■ **REQUIRED WORK**: Retype all of the data that follows, line for line.

■ **Saved entries**:

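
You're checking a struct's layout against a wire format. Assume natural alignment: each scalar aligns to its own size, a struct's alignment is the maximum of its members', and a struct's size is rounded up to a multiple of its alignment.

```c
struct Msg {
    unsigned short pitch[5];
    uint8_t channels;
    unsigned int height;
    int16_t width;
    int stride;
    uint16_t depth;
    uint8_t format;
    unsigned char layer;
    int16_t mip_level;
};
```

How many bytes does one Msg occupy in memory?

0..10  pitch  (10B, 2-aligned)
10..11  channels  (1B, 1-aligned)
11..12  -- padding (1B)
12..16  height  (4B, 4-aligned)
16..18  width  (2B, 2-aligned)
18..20  -- padding (2B)
20..24  stride  (4B, 4-aligned)
24..26  depth  (2B, 2-aligned)
26..27  format  (1B, 1-aligned)
27..28  layer  (1B, 1-aligned)
28..30  mip_level  (2B, 2-aligned)
30..32  -- tail padding (2B)
sizeof = 32, alignof = 4

32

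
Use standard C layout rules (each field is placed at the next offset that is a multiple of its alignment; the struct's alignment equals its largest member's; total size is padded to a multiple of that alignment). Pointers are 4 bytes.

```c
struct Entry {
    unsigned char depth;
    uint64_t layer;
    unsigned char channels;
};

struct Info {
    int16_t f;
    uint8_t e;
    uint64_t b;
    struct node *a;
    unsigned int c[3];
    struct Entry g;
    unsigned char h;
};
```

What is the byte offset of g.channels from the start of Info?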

■ **WRITTEN ANSWER**:
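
You're checking a struct's layout against a wire format. Assume natural alignment: each scalar aligns to its own size, a struct's alignment is the maximum of its members', and a struct's size is rounded up to a multiple of its alignment.

```c
struct Msg {
    unsigned short pitch[5];
    uint8_t channels;
    unsigned int height;
    int16_t width;
    int stride;
    uint16_t depth;
    uint8_t format;
    unsigned char layer;
    int16_t mip_level;
};
```

How many bytes does one Msg occupy in memory?

0..10  pitch  (10B, 2-aligned)
10..11  channels  (1B, 1-aligned)
11..12  -- padding (1B)
12..16  height  (4B, 4-aligned)
16..18  width  (2B, 2-aligned)
18..20  -- padding (2B)
20..24  stride  (4B, 4-aligned)
24..26  depth  (2B, 2-aligned)
26..27  format  (1B, 1-aligned)
27..28  layer  (1B, 1-aligned)
28..30  mip_level  (2B, 2-aligned)
30..32  -- tail padding (2B)
sizeof = 32, alignof = 4

32

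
Use standard C layout rules (each field is placed at the next offset that is a multiple of its alignment; the struct's alignment equals its largest member's; total size is padded to a multiple of that alignment). Pointers are 4 bytes.

```c
struct Entry {
    unsigned char depth;
    uint64_t layer;
    unsigned char channels;
};

struct Info {
    int16_t f;
    uint8_t e;
    uint64_t b;
    struct node *a;
    unsigned int c[3];
    struct Entry g;
    unsigned char h;
};
```

What is the byte offset of g.channels from the start of Info?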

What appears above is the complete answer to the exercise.